• What you are asked to do:
Please set down, word for word, each line from the one containing "An infinite-series identity" through the final line of the records below, both included, and nothing else.

• Provided material:
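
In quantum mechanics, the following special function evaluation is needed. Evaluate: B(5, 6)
B(x,y)=Γ(x)Γ(y)/Γ(x + y)=(x-1)!(y-1)!/(x + y-1)!
B(5,6)=4!·5!/10!=1/1260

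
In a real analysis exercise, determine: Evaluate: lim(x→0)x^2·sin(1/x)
Squeeze theorem: -|x^2| ≤ x^2·sin(1/x) ≤ |x^2|
Since x^2 → 0 as x → 0, by squeeze theorem the limit is 0

Answer: 0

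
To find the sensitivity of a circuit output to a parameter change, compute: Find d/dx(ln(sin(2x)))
Chain rule: d/dx[ln(u)]=u'/u where u=sin(2x)
u'=2cos(2x)

Answer: (2cos(2x))/(sin(2x))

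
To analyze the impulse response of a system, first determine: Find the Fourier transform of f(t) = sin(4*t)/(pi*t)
sin(W * t)/(pi * t)=(W/pi) * sinc(W * t/pi) is the impulse response of the ideal low-pass filter with cutoff W (here W=4).
Its Fourier transform is a rectangular function:
F(omega)=1 for |omega| < 4, 0 otherwise

Answer: rect(omega/8) [i.e., 1 for |omega| < 4, 0 otherwise]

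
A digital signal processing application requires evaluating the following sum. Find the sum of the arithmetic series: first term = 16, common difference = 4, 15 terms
Last term: a_n = 16 + (15 - 1)·4 = 72
Sum = n(a_1 + a_n)/2 = 15(16 + 72)/2 = 660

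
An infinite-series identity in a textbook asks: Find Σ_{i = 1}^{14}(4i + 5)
=4·Σ i + 5·14=4·105 + 70=490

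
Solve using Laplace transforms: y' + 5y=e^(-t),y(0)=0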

• Task response:
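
An infinite-series identity in a textbook asks: Find Σ_{i = 1}^{14}(4i + 5)
=4·Σ i + 5·14=4·105 + 70=490

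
Solve using Laplace transforms: y' + 5y=e^(-t),y(0)=0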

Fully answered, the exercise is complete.